BEGIN Record set
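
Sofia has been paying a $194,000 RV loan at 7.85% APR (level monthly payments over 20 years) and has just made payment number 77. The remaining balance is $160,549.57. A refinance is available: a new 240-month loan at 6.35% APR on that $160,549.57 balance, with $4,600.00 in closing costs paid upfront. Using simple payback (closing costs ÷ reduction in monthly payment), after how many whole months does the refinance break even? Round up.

11 months

Current payment = 194,000 × 7.85%/12 / (1 − (1+0.0065417)^−240) = $1,604.63.
Refinanced payment = 160,549.57 × 0.0052917 / (1 − (1+0.0052917)^−240) = $1,182.88.
Monthly savings = $1,604.63 − $1,182.88 = $421.75.
Break-even = $4,600.00 / $421.75 = 10.91 → 11 months.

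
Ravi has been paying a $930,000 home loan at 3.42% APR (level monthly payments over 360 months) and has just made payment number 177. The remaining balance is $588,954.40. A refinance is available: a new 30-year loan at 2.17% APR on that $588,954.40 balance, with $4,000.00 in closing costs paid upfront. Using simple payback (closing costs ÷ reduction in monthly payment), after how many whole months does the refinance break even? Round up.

3 months

Current payment = 930,000 × 3.42%/12 / (1 − (1+0.0028500)^−360) = $4,134.70.
Refinanced payment = 588,954.40 × 0.0018083 / (1 − (1+0.0018083)^−360) = $2,227.30.
Monthly savings = $4,134.70 − $2,227.30 = $1,907.40.
Break-even = $4,000.00 / $1,907.40 = 2.10 → 3 months.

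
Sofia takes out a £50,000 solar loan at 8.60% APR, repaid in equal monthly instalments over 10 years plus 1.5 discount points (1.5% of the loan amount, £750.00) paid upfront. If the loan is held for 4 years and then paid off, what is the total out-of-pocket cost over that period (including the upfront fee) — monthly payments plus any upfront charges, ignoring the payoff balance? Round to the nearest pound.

£30,635

Monthly rate = 8.6%/12 = 0.0071667; payment = 50,000 × 0.0071667 / (1 − (1+0.0071667)^−120) = £622.61.
Total outlay = 48 × £622.61 + £750.00 = £30,635.28.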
END Record set
■ **What to produce**
Output every record without changing any wording.

■ **Task response**
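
Sofia has been paying a $194,000 RV loan at 7.85% APR (level monthly payments over 20 years) and has just made payment number 77. The remaining balance is $160,549.57. A refinance is available: a new 240-month loan at 6.35% APR on that $160,549.57 balance, with $4,600.00 in closing costs paid upfront. Using simple payback (closing costs ÷ reduction in monthly payment), after how many whole months does the refinance break even? Round up.

11 months

Current payment = 194,000 × 7.85%/12 / (1 − (1+0.0065417)^−240) = $1,604.63.
Refinanced payment = 160,549.57 × 0.0052917 / (1 − (1+0.0052917)^−240) = $1,182.88.
Monthly savings = $1,604.63 − $1,182.88 = $421.75.
Break-even = $4,600.00 / $421.75 = 10.91 → 11 months.

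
Ravi has been paying a $930,000 home loan at 3.42% APR (level monthly payments over 360 months) and has just made payment number 177. The remaining balance is $588,954.40. A refinance is available: a new 30-year loan at 2.17% APR on that $588,954.40 balance, with $4,000.00 in closing costs paid upfront. Using simple payback (closing costs ÷ reduction in monthly payment), after how many whole months does the refinance break even? Round up.

3 months

Current payment = 930,000 × 3.42%/12 / (1 − (1+0.0028500)^−360) = $4,134.70.
Refinanced payment = 588,954.40 × 0.0018083 / (1 − (1+0.0018083)^−360) = $2,227.30.
Monthly savings = $4,134.70 − $2,227.30 = $1,907.40.
Break-even = $4,000.00 / $1,907.40 = 2.10 → 3 months.

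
Sofia takes out a £50,000 solar loan at 8.60% APR, repaid in equal monthly instalments over 10 years plus 1.5 discount points (1.5% of the loan amount, £750.00) paid upfront. If the loan is held for 4 years and then paid off, what is the total out-of-pocket cost over that period (including the upfront fee) — monthly payments plus any upfront charges, ignoring the payoff balance? Round to the nearest pound.

£30,635

Monthly rate = 8.6%/12 = 0.0071667; payment = 50,000 × 0.0071667 / (1 − (1+0.0071667)^−120) = £622.61.
Total outlay = 48 × £622.61 + £750.00 = £30,635.28.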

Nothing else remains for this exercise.